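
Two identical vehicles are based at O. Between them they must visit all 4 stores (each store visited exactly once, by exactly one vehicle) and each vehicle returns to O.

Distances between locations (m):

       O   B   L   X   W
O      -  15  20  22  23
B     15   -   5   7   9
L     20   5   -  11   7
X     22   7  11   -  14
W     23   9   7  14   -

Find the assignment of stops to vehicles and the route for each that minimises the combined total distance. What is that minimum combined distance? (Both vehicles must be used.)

93 m — the smallest possible combined total.

Check every non-empty split of the stops between the two vehicles; for each half take its own optimal tour:
  {B} + {L, X, W}: 30 + 63 = 93
  {L} + {B, X, W}: 40 + 59 = 99
  {B, L} + {X, W}: 40 + 59 = 99
  {X} + {B, L, W}: 44 + 50 = 94
  {B, X} + {L, W}: 44 + 50 = 94
  {L, X} + {B, W}: 53 + 47 = 100
  … (7 splits in total)
Best: vehicle 1 O → B → O = 30; vehicle 2 O → L → W → X → O = 63; combined 93.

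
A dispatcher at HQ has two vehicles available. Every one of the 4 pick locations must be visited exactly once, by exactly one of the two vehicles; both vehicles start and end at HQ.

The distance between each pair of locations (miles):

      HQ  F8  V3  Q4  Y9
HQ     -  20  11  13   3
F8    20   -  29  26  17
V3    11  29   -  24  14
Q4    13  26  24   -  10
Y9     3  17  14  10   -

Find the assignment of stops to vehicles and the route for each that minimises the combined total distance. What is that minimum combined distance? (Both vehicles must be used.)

Check every non-empty split of the stops between the two vehicles; for each half take its own optimal tour:
  {F8} + {V3, Q4, Y9}: 40 + 48 = 88
  {V3} + {F8, Q4, Y9}: 22 + 59 = 81
  {F8, V3} + {Q4, Y9}: 60 + 26 = 86
  {Q4} + {F8, V3, Y9}: 26 + 60 = 86
  {F8, Q4} + {V3, Y9}: 59 + 28 = 87
  {V3, Q4} + {F8, Y9}: 48 + 40 = 88
  … (7 splits in total)
Best: vehicle 1 HQ → V3 → HQ = 22; vehicle 2 HQ → F8 → Q4 → Y9 → HQ = 59; combined 81.

Minimum combined distance: 81 miles.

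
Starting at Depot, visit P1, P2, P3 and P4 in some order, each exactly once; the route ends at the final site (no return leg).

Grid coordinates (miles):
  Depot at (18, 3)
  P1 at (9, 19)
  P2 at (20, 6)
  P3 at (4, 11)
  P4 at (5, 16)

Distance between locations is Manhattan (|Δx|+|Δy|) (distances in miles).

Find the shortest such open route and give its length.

39 miles — the minimum one-way total.

There are 4! = 24 possible orderings.
Depot→P1→P2→P3→P4: 25+24+21+6 = 76
Depot→P1→P2→P4→P3: 25+24+25+6 = 80
Depot→P1→P3→P2→P4: 25+13+21+25 = 84
Depot→P1→P3→P4→P2: 25+13+6+25 = 69
Depot→P1→P4→P2→P3: 25+7+25+21 = 78
Depot→P1→P4→P3→P2: 25+7+6+21 = 59
Depot→P2→P1→P3→P4: 5+24+13+6 = 48
Depot→P2→P1→P4→P3: 5+24+7+6 = 42
Depot→P2→P3→P1→P4: 5+21+13+7 = 46
Depot→P2→P3→P4→P1: 5+21+6+7 = 39
Depot→P2→P4→P1→P3: 5+25+7+13 = 50
Depot→P2→P4→P3→P1: 5+25+6+13 = 49
Depot→P3→P1→P2→P4: 22+13+24+25 = 84
Depot→P3→P1→P4→P2: 22+13+7+25 = 67
… (10 more)
The minimum is 39.
One shortest path: Depot → P2 → P3 → P4 → P1.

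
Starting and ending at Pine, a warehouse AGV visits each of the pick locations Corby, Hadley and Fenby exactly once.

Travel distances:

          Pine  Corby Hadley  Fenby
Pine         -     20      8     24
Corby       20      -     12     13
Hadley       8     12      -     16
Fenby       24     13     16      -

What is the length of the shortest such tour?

57 — the shortest possible round trip.

There are 3 distinct closed tours to check (reversals are equivalent).
Pine - Corby - Hadley - Fenby - Pine: 20+12+16+24 = 72
Pine - Corby - Fenby - Hadley - Pine: 20+13+16+8 = 57
Pine - Hadley - Corby - Fenby - Pine: 8+12+13+24 = 57
The minimum is 57.
One optimal route: Pine → Corby → Fenby → Hadley → Pine (or its reverse).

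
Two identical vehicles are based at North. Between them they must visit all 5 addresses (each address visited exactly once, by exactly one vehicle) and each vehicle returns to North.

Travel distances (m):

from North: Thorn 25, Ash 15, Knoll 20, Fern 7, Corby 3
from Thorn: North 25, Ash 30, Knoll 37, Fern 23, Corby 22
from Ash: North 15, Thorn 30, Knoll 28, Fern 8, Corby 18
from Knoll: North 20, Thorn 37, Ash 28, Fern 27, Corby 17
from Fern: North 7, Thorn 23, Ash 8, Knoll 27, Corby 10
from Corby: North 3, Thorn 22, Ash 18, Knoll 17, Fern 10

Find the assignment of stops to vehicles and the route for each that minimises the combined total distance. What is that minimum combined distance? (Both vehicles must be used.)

108 m — the smallest possible combined total.

Check every non-empty split of the stops between the two vehicles; for each half take its own optimal tour:
  {Thorn} + {Ash, Knoll, Fern, Corby}: 50 + 63 = 113
  {Ash} + {Thorn, Knoll, Fern, Corby}: 30 + 87 = 117
  {Thorn, Ash} + {Knoll, Fern, Corby}: 70 + 54 = 124
  {Knoll} + {Thorn, Ash, Fern, Corby}: 40 + 70 = 110
  {Thorn, Knoll} + {Ash, Fern, Corby}: 82 + 36 = 118
  {Ash, Knoll} + {Thorn, Fern, Corby}: 63 + 55 = 118
  … (15 splits in total)
  {Thorn, Ash, Knoll, Fern} + {Corby}: 102 + 6 = 108  ← best
Best: vehicle 1 North → Knoll → Thorn → Ash → Fern → North = 102; vehicle 2 North → Corby → North = 6; combined 108.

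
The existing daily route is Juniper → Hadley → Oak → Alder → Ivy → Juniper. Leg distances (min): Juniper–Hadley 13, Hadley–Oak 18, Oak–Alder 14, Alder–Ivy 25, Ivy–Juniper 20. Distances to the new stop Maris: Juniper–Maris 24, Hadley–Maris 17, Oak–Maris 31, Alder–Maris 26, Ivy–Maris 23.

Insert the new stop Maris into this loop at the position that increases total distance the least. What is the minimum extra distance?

Insertion cost between consecutive stops i–j is d(i,Maris) + d(Maris,j) − d(i,j):
  between Juniper and Hadley: 24 + 17 − 13 = 28
  between Hadley and Oak: 17 + 31 − 18 = 30
  between Oak and Alder: 31 + 26 − 14 = 43
  between Alder and Ivy: 26 + 23 − 25 = 24
  between Ivy and Juniper: 23 + 24 − 20 = 27
Cheapest insertion is between Alder and Ivy, adding 24.
New total = 90 + 24 = 114.

Adding 24 min by placing Maris on the Alder–Ivy leg.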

Work instruction - Retype every line above with nothing changed.

Response to this exercise -
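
Two identical vehicles are based at O. Between them they must visit all 4 stores (each store visited exactly once, by exactly one vehicle) and each vehicle returns to O.

Distances between locations (m):

       O   B   L   X   W
O      -  15  20  22  23
B     15   -   5   7   9
L     20   5   -  11   7
X     22   7  11   -  14
W     23   9   7  14   -

Find the assignment of stops to vehicles and the route for each that minimises the combined total distance. What is that minimum combined distance? (Both vehicles must be used.)

93 m — the smallest possible combined total.

Check every non-empty split of the stops between the two vehicles; for each half take its own optimal tour:
  {B} + {L, X, W}: 30 + 63 = 93
  {L} + {B, X, W}: 40 + 59 = 99
  {B, L} + {X, W}: 40 + 59 = 99
  {X} + {B, L, W}: 44 + 50 = 94
  {B, X} + {L, W}: 44 + 50 = 94
  {L, X} + {B, W}: 53 + 47 = 100
  … (7 splits in total)
Best: vehicle 1 O → B → O = 30; vehicle 2 O → L → W → X → O = 63; combined 93.

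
A dispatcher at HQ has two vehicles available. Every one of the 4 pick locations must be visited exactly once, by exactly one of the two vehicles; both vehicles start and end at HQ.

The distance between each pair of locations (miles):

      HQ  F8  V3  Q4  Y9
HQ     -  20  11  13   3
F8    20   -  29  26  17
V3    11  29   -  24  14
Q4    13  26  24   -  10
Y9     3  17  14  10   -

Find the assignment of stops to vehicles and the route for each that minimises the combined total distance. What is that minimum combined distance? (Both vehicles must be used.)

Check every non-empty split of the stops between the two vehicles; for each half take its own optimal tour:
  {F8} + {V3, Q4, Y9}: 40 + 48 = 88
  {V3} + {F8, Q4, Y9}: 22 + 59 = 81
  {F8, V3} + {Q4, Y9}: 60 + 26 = 86
  {Q4} + {F8, V3, Y9}: 26 + 60 = 86
  {F8, Q4} + {V3, Y9}: 59 + 28 = 87
  {V3, Q4} + {F8, Y9}: 48 + 40 = 88
  … (7 splits in total)
Best: vehicle 1 HQ → V3 → HQ = 22; vehicle 2 HQ → F8 → Q4 → Y9 → HQ = 59; combined 81.

Minimum combined distance: 81 miles.

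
Starting at Depot, visit P1, P2, P3 and P4 in some order, each exactly once; the route ends at the final site (no return leg).

Grid coordinates (miles):
  Depot at (18, 3)
  P1 at (9, 19)
  P2 at (20, 6)
  P3 at (4, 11)
  P4 at (5, 16)

Distance between locations is Manhattan (|Δx|+|Δy|) (distances in miles).

Find the shortest such open route and give its length.

39 miles — the minimum one-way total.

There are 4! = 24 possible orderings.
Depot→P1→P2→P3→P4: 25+24+21+6 = 76
Depot→P1→P2→P4→P3: 25+24+25+6 = 80
Depot→P1→P3→P2→P4: 25+13+21+25 = 84
Depot→P1→P3→P4→P2: 25+13+6+25 = 69
Depot→P1→P4→P2→P3: 25+7+25+21 = 78
Depot→P1→P4→P3→P2: 25+7+6+21 = 59
Depot→P2→P1→P3→P4: 5+24+13+6 = 48
Depot→P2→P1→P4→P3: 5+24+7+6 = 42
Depot→P2→P3→P1→P4: 5+21+13+7 = 46
Depot→P2→P3→P4→P1: 5+21+6+7 = 39
Depot→P2→P4→P1→P3: 5+25+7+13 = 50
Depot→P2→P4→P3→P1: 5+25+6+13 = 49
Depot→P3→P1→P2→P4: 22+13+24+25 = 84
Depot→P3→P1→P4→P2: 22+13+7+25 = 67
… (10 more)
The minimum is 39.
One shortest path: Depot → P2 → P3 → P4 → P1.

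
Starting and ending at Pine, a warehouse AGV visits each of the pick locations Corby, Hadley and Fenby exactly once.

Travel distances:

          Pine  Corby Hadley  Fenby
Pine         -     20      8     24
Corby       20      -     12     13
Hadley       8     12      -     16
Fenby       24     13     16      -

What is the length of the shortest such tour?

57 — the shortest possible round trip.

There are 3 distinct closed tours to check (reversals are equivalent).
Pine - Corby - Hadley - Fenby - Pine: 20+12+16+24 = 72
Pine - Corby - Fenby - Hadley - Pine: 20+13+16+8 = 57
Pine - Hadley - Corby - Fenby - Pine: 8+12+13+24 = 57
The minimum is 57.
One optimal route: Pine → Corby → Fenby → Hadley → Pine (or its reverse).

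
Two identical vehicles are based at North. Between them they must visit all 5 addresses (each address visited exactly once, by exactly one vehicle) and each vehicle returns to North.

Travel distances (m):

from North: Thorn 25, Ash 15, Knoll 20, Fern 7, Corby 3
from Thorn: North 25, Ash 30, Knoll 37, Fern 23, Corby 22
from Ash: North 15, Thorn 30, Knoll 28, Fern 8, Corby 18
from Knoll: North 20, Thorn 37, Ash 28, Fern 27, Corby 17
from Fern: North 7, Thorn 23, Ash 8, Knoll 27, Corby 10
from Corby: North 3, Thorn 22, Ash 18, Knoll 17, Fern 10

Find the assignment of stops to vehicles and the route for each that minimises the combined total distance. What is that minimum combined distance? (Both vehicles must be used.)

108 m — the smallest possible combined total.

Check every non-empty split of the stops between the two vehicles; for each half take its own optimal tour:
  {Thorn} + {Ash, Knoll, Fern, Corby}: 50 + 63 = 113
  {Ash} + {Thorn, Knoll, Fern, Corby}: 30 + 87 = 117
  {Thorn, Ash} + {Knoll, Fern, Corby}: 70 + 54 = 124
  {Knoll} + {Thorn, Ash, Fern, Corby}: 40 + 70 = 110
  {Thorn, Knoll} + {Ash, Fern, Corby}: 82 + 36 = 118
  {Ash, Knoll} + {Thorn, Fern, Corby}: 63 + 55 = 118
  … (15 splits in total)
  {Thorn, Ash, Knoll, Fern} + {Corby}: 102 + 6 = 108  ← best
Best: vehicle 1 North → Knoll → Thorn → Ash → Fern → North = 102; vehicle 2 North → Corby → North = 6; combined 108.

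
The existing daily route is Juniper → Hadley → Oak → Alder → Ivy → Juniper. Leg distances (min): Juniper–Hadley 13, Hadley–Oak 18, Oak–Alder 14, Alder–Ivy 25, Ivy–Juniper 20. Distances to the new stop Maris: Juniper–Maris 24, Hadley–Maris 17, Oak–Maris 31, Alder–Maris 26, Ivy–Maris 23.

Insert the new stop Maris into this loop at the position that increases total distance the least. What is the minimum extra distance?

Insertion cost between consecutive stops i–j is d(i,Maris) + d(Maris,j) − d(i,j):
  between Juniper and Hadley: 24 + 17 − 13 = 28
  between Hadley and Oak: 17 + 31 − 18 = 30
  between Oak and Alder: 31 + 26 − 14 = 43
  between Alder and Ivy: 26 + 23 − 25 = 24
  between Ivy and Juniper: 23 + 24 − 20 = 27
Cheapest insertion is between Alder and Ivy, adding 24.
New total = 90 + 24 = 114.

Adding 24 min by placing Maris on the Alder–Ivy leg.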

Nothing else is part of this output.